> [TASK TO CARRY OUT]: A word-for-word repetition of the records beneath this task is the expected answer.

> [DATA IN THIS EXERCISE]:
»»
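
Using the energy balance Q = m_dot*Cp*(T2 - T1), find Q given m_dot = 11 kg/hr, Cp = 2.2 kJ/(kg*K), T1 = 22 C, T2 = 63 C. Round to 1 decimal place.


Q = m_dot * Cp * (T2 - T1)
Q = 11 * 2.2 * (63 - 22)
Q = 11 * 2.2 * 41
Q = 992.2 kJ/hr


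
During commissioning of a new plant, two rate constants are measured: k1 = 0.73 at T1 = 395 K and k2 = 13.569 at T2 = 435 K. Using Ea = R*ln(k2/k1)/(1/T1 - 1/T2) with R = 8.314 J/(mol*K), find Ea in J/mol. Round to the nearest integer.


Ea = R * ln(k2/k1) / (1/T1 - 1/T2)
ln(k2/k1) = ln(13.569/0.73) = 2.9224985
1/T1 - 1/T2 = 1/395 - 1/435 = 0.000232794995
Ea = 8.314 * 2.9224985 / 0.000232794995
Ea = 104374 J/mol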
««
> [WRITTEN ANSWER]:
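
Using the energy balance Q = m_dot*Cp*(T2 - T1), find Q given m_dot = 11 kg/hr, Cp = 2.2 kJ/(kg*K), T1 = 22 C, T2 = 63 C. Round to 1 decimal place.


Q = m_dot * Cp * (T2 - T1)
Q = 11 * 2.2 * (63 - 22)
Q = 11 * 2.2 * 41
Q = 992.2 kJ/hr


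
During commissioning of a new plant, two rate constants are measured: k1 = 0.73 at T1 = 395 K and k2 = 13.569 at T2 = 435 K. Using Ea = R*ln(k2/k1)/(1/T1 - 1/T2) with R = 8.314 J/(mol*K), find Ea in J/mol. Round to the nearest integer.


Ea = R * ln(k2/k1) / (1/T1 - 1/T2)
ln(k2/k1) = ln(13.569/0.73) = 2.9224985
1/T1 - 1/T2 = 1/395 - 1/435 = 0.000232794995
Ea = 8.314 * 2.9224985 / 0.000232794995
Ea = 104374 J/mol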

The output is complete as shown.